| WHAT YOU WILL DO |
Output the lines below from the one containing "En t = 0, el barco" through the end of the listing, inclusive, exactly as they appear, and nothing further.

| SUPPLIED INFORMATION |
+===+

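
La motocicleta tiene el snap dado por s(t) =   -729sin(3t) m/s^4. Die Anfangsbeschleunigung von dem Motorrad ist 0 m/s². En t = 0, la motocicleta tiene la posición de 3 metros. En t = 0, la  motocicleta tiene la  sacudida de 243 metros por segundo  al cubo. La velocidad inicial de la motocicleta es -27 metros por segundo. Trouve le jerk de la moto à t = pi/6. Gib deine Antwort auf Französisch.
En partant du snap s(t) = -729·sin(3·t), nous prenons 1 intégrale. En intégrant le snap et en utilisant la condition initiale j(0) = 243, nous obtenons j(t) = 243·cos(3·t). En utilisant j(t) = 243·cos(3·t) et en substituant t = pi/6, nous trouvons j = 0.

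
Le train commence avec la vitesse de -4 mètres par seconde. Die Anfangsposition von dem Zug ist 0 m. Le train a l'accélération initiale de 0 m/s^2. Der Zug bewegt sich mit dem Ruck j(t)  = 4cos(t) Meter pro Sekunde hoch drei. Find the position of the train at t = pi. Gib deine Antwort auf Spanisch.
Necesitamos integrar nuestra ecuación de la sacudida j(t) = 4·cos(t) 3 veces. La integral de la sacudida, con a(0) = 0, da la aceleración: a(t) = 4·sin(t). La antiderivada de la aceleración, con v(0) = -4, da la velocidad: v(t) = -4·cos(t). Integrando la velocidad y usando la condición inicial x(0) = 0, obtenemos x(t) = -4·sin(t). De la ecuación de la posición x(t) = -4·sin(t), sustituimos t = pi para obtener x = 0.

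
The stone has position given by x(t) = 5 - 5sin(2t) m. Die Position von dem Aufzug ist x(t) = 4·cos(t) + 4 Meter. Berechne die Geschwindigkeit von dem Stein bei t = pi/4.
Wir müssen unsere Gleichung für die Position x(t) = 5 - 5·sin(2·t) 1-mal ableiten. Die Ableitung von der Position ergibt die Geschwindigkeit: v(t) = -10·cos(2·t). Mit v(t) = -10·cos(2·t) und Einsetzen von t = pi/4, finden wir v = 0.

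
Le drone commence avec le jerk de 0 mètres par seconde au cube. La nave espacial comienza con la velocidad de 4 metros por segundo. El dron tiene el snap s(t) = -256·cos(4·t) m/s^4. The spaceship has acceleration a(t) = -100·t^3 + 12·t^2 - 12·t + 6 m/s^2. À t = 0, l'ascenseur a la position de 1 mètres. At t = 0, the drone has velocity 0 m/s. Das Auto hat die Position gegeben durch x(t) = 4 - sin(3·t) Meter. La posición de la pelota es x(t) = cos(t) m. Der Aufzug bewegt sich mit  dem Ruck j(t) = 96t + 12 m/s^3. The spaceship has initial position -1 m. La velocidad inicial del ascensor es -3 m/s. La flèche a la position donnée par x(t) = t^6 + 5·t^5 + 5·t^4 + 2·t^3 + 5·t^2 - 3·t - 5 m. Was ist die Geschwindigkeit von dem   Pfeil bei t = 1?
Ausgehend von der Position x(t) = t^6 + 5·t^5 + 5·t^4 + 2·t^3 + 5·t^2 - 3·t - 5, nehmen wir 1 Ableitung. Durch Ableiten von der Position erhalten wir die Geschwindigkeit: v(t) = 6·t^5 + 25·t^4 + 20·t^3 + 6·t^2 + 10·t - 3. Mit v(t) = 6·t^5 + 25·t^4 + 20·t^3 + 6·t^2 + 10·t - 3 und Einsetzen von t = 1, finden wir v = 64.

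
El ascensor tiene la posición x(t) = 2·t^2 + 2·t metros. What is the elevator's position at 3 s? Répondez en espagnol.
De la ecuación de la posición x(t) = 2·t^2 + 2·t, sustituimos t = 3 para obtener x = 24.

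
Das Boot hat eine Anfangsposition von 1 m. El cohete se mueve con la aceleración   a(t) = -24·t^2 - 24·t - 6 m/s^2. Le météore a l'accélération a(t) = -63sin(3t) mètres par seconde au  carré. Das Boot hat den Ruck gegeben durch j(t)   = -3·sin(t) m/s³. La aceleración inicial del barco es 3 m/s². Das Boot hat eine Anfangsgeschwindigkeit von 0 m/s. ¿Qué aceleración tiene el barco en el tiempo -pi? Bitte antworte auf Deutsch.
Ausgehend von dem Ruck j(t) = -3·sin(t), nehmen wir 1 Stammfunktion. Die Stammfunktion von dem Ruck ist die Beschleunigung. Mit a(0) = 3 erhalten wir a(t) = 3·cos(t). Aus der Gleichung für die Beschleunigung a(t) = 3·cos(t), setzen wir t = -pi ein und erhalten a = -3.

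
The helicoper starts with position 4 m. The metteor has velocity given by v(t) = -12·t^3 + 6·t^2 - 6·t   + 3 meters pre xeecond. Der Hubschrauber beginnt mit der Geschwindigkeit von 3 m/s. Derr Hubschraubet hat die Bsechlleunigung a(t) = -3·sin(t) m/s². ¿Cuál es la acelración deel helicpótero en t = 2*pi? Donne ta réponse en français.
De l'équation de l'accélération a(t) = -3·sin(t), nous substituons t = 2*pi pour obtenir a = 0.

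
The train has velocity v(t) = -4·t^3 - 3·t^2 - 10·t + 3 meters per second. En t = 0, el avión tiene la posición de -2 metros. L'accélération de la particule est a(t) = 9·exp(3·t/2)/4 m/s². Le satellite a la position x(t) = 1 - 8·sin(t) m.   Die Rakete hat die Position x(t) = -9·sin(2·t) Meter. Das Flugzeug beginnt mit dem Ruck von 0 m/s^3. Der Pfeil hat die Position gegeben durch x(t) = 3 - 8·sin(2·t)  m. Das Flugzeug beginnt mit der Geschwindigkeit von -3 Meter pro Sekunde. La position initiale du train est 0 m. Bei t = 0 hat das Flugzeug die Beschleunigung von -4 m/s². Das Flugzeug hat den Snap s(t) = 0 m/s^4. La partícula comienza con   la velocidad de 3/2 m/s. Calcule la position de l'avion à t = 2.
Pour résoudre ceci, nous devons prendre 4 intégrales de notre équation du snap s(t) = 0. En prenant ∫s(t)dt et en appliquant j(0) = 0, nous trouvons j(t) = 0. L'intégrale du jerk est l'accélération. En utilisant a(0) = -4, nous obtenons a(t) = -4. L'intégrale de l'accélération, avec v(0) = -3, donne la vitesse: v(t) = -4·t - 3. En intégrant la vitesse et en utilisant la condition initiale x(0) = -2, nous obtenons x(t) = -2·t^2 - 3·t - 2. Nous avons la position x(t) = -2·t^2 - 3·t - 2. En substituant t = 2: x(2) = -16.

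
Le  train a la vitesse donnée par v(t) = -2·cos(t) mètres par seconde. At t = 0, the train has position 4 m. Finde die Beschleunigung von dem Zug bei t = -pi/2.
Um dies zu lösen, müssen wir 1 Ableitung unserer Gleichung für die Geschwindigkeit v(t) = -2·cos(t) nehmen. Durch Ableiten von der Geschwindigkeit erhalten wir die Beschleunigung: a(t) = 2·sin(t). Mit a(t) = 2·sin(t) und Einsetzen von t = -pi/2, finden wir a = -2.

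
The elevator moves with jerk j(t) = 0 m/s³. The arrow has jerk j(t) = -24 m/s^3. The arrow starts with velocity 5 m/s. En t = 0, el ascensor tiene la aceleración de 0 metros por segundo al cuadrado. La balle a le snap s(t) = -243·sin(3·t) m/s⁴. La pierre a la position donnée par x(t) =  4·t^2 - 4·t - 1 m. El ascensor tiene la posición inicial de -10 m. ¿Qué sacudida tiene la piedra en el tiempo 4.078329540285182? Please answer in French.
En partant de la position x(t) = 4·t^2 - 4·t - 1, nous prenons 3 dérivées. En dérivant la position, nous obtenons la vitesse: v(t) = 8·t - 4. En prenant d/dt de v(t), nous trouvons a(t) = 8. En prenant d/dt de a(t), nous trouvons j(t) = 0. Nous avons le jerk j(t) = 0. En substituant t = 4.078329540285182: j(4.078329540285182) = 0.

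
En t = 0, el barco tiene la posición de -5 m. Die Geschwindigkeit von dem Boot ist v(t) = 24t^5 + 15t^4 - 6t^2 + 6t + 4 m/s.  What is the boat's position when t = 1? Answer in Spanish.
Necesitamos integrar nuestra ecuación de la velocidad v(t) = 24·t^5 + 15·t^4 - 6·t^2 + 6·t + 4 1 vez. La antiderivada de la velocidad, con x(0) = -5, da la posición: x(t) = 4·t^6 + 3·t^5 - 2·t^3 + 3·t^2 + 4·t - 5. Tenemos la posición x(t) = 4·t^6 + 3·t^5 - 2·t^3 + 3·t^2 + 4·t - 5. Sustituyendo t = 1: x(1) = 7.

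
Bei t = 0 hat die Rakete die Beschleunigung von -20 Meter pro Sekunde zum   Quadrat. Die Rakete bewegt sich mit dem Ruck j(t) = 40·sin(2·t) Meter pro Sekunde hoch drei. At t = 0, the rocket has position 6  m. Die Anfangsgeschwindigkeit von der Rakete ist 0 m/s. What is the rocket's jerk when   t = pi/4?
We have jerk j(t) = 40·sin(2·t). Substituting t = pi/4: j(pi/4) = 40.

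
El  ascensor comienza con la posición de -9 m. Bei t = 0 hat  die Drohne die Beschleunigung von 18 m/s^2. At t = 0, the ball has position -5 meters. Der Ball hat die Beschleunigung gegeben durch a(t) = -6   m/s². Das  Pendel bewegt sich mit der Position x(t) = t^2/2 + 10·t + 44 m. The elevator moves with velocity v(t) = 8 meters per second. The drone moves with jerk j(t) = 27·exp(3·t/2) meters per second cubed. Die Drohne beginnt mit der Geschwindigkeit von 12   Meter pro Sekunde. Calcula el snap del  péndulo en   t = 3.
Debemos derivar nuestra ecuación de la posición x(t) = t^2/2 + 10·t + 44 4 veces. Derivando la posición, obtenemos la velocidad: v(t) = t + 10. Tomando d/dt de v(t), encontramos a(t) = 1. Tomando d/dt de a(t), encontramos j(t) = 0. Derivando la sacudida, obtenemos el snap: s(t) = 0. Usando s(t) = 0 y sustituyendo t = 3, encontramos s = 0.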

+===+

| YOUR SOLUTION |
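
En t = 0, el barco tiene la posición de -5 m. Die Geschwindigkeit von dem Boot ist v(t) = 24t^5 + 15t^4 - 6t^2 + 6t + 4 m/s.  What is the boat's position when t = 1? Answer in Spanish.
Necesitamos integrar nuestra ecuación de la velocidad v(t) = 24·t^5 + 15·t^4 - 6·t^2 + 6·t + 4 1 vez. La antiderivada de la velocidad, con x(0) = -5, da la posición: x(t) = 4·t^6 + 3·t^5 - 2·t^3 + 3·t^2 + 4·t - 5. Tenemos la posición x(t) = 4·t^6 + 3·t^5 - 2·t^3 + 3·t^2 + 4·t - 5. Sustituyendo t = 1: x(1) = 7.

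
Bei t = 0 hat die Rakete die Beschleunigung von -20 Meter pro Sekunde zum   Quadrat. Die Rakete bewegt sich mit dem Ruck j(t) = 40·sin(2·t) Meter pro Sekunde hoch drei. At t = 0, the rocket has position 6  m. Die Anfangsgeschwindigkeit von der Rakete ist 0 m/s. What is the rocket's jerk when   t = pi/4?
We have jerk j(t) = 40·sin(2·t). Substituting t = pi/4: j(pi/4) = 40.

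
El  ascensor comienza con la posición de -9 m. Bei t = 0 hat  die Drohne die Beschleunigung von 18 m/s^2. At t = 0, the ball has position -5 meters. Der Ball hat die Beschleunigung gegeben durch a(t) = -6   m/s². Das  Pendel bewegt sich mit der Position x(t) = t^2/2 + 10·t + 44 m. The elevator moves with velocity v(t) = 8 meters per second. The drone moves with jerk j(t) = 27·exp(3·t/2) meters per second cubed. Die Drohne beginnt mit der Geschwindigkeit von 12   Meter pro Sekunde. Calcula el snap del  péndulo en   t = 3.
Debemos derivar nuestra ecuación de la posición x(t) = t^2/2 + 10·t + 44 4 veces. Derivando la posición, obtenemos la velocidad: v(t) = t + 10. Tomando d/dt de v(t), encontramos a(t) = 1. Tomando d/dt de a(t), encontramos j(t) = 0. Derivando la sacudida, obtenemos el snap: s(t) = 0. Usando s(t) = 0 y sustituyendo t = 3, encontramos s = 0.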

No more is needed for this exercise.